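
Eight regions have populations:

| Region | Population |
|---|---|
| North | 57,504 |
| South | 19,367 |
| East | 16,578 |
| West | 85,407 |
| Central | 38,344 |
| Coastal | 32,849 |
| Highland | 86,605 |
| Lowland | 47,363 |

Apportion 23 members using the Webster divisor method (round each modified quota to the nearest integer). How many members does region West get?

5

Standard divisor 384017/23 ≈ 16696.391; standard quotas: North 3.444, South 1.160, East 0.993, West 5.115, Central 2.297, Coastal 1.967, Highland 5.187, Lowland 2.837.
Rounding to the nearest integer gives 3, 1, 1, 5, 2, 2, 5, 3 = 22 seats, so the divisor must be adjusted.
With modified divisor 16100: modified quotas North 3.572, South 1.203, East 1.030, West 5.305, Central 2.382, Coastal 2.040, Highland 5.379, Lowland 2.942.
Rounding to the nearest integer: North 4, South 1, East 1, West 5, Central 2, Coastal 2, Highland 5, Lowland 3 (total 23).
West receives 5.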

:::

* Description of the task:
Please repeat each entry. Keep every word the same.

* Problem solution:
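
Eight regions have populations:

| Region | Population |
|---|---|
| North | 57,504 |
| South | 19,367 |
| East | 16,578 |
| West | 85,407 |
| Central | 38,344 |
| Coastal | 32,849 |
| Highland | 86,605 |
| Lowland | 47,363 |

Apportion 23 members using the Webster divisor method (round each modified quota to the nearest integer). How many members does region West get?

5

Standard divisor 384017/23 ≈ 16696.391; standard quotas: North 3.444, South 1.160, East 0.993, West 5.115, Central 2.297, Coastal 1.967, Highland 5.187, Lowland 2.837.
Rounding to the nearest integer gives 3, 1, 1, 5, 2, 2, 5, 3 = 22 seats, so the divisor must be adjusted.
With modified divisor 16100: modified quotas North 3.572, South 1.203, East 1.030, West 5.305, Central 2.382, Coastal 2.040, Highland 5.379, Lowland 2.942.
Rounding to the nearest integer: North 4, South 1, East 1, West 5, Central 2, Coastal 2, Highland 5, Lowland 3 (total 23).
West receives 5.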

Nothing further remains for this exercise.